:: DATA EXTRACTS ::

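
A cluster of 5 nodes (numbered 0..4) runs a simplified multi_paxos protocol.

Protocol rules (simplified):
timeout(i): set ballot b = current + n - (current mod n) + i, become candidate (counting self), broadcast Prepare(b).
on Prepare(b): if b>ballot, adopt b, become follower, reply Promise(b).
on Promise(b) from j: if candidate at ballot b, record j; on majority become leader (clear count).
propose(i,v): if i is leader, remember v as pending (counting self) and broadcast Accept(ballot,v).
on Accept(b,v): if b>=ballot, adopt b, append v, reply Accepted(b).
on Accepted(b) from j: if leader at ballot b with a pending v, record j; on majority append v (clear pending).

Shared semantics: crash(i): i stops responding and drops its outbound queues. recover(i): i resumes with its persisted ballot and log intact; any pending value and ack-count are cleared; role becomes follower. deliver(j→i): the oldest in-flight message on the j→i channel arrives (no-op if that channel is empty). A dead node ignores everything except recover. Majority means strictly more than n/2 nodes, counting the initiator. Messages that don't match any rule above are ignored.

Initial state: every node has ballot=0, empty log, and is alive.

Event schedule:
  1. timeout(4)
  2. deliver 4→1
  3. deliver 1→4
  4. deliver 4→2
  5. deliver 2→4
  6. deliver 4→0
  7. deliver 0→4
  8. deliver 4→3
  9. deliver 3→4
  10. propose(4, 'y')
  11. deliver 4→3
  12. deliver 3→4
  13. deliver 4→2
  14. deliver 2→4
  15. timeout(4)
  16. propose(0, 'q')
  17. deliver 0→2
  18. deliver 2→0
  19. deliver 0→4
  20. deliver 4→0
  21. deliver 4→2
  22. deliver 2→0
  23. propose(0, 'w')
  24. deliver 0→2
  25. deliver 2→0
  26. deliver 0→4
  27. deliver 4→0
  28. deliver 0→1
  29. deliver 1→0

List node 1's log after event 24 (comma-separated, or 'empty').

1. timeout(4):  <4:cand b9 ->
2. deliver 4→1:  <1:foll b9 ->
3. deliver 1→4:  nop
4. deliver 4→2:  <2:foll b9 ->
5. deliver 2→4:  <4:lead b9 ->
6. deliver 4→0:  <0:foll b9 ->
7. deliver 0→4:  nop
8. deliver 4→3:  <3:foll b9 ->
9. deliver 3→4:  nop
10. propose(4,'y'):  nop
11. deliver 4→3:  <3:foll b9 y>
12. deliver 3→4:  nop
13. deliver 4→2:  <2:foll b9 y>
14. deliver 2→4:  <4:lead b9 y>
15. timeout(4):  <4:cand b14 y>
16. propose(0,'q'):  nop
17. deliver 0→2:  nop
18. deliver 2→0:  nop
19. deliver 0→4:  nop
20. deliver 4→0:  <0:foll b9 y>
21. deliver 4→2:  <2:foll b14 y>
22. deliver 2→0:  nop
23. propose(0,'w'):  nop
24. deliver 0→2:  nop

empty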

:::

ABOUT THIS TASK:
Pick each line holding the word "Accepted" out of the data and copy it.

WRITTEN SOLUTION:
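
on Accept(b,v): if b>=ballot, adopt b, append v, reply Accepted(b).
on Accepted(b) from j: if leader at ballot b with a pending v, record j; on majority append v (clear pending).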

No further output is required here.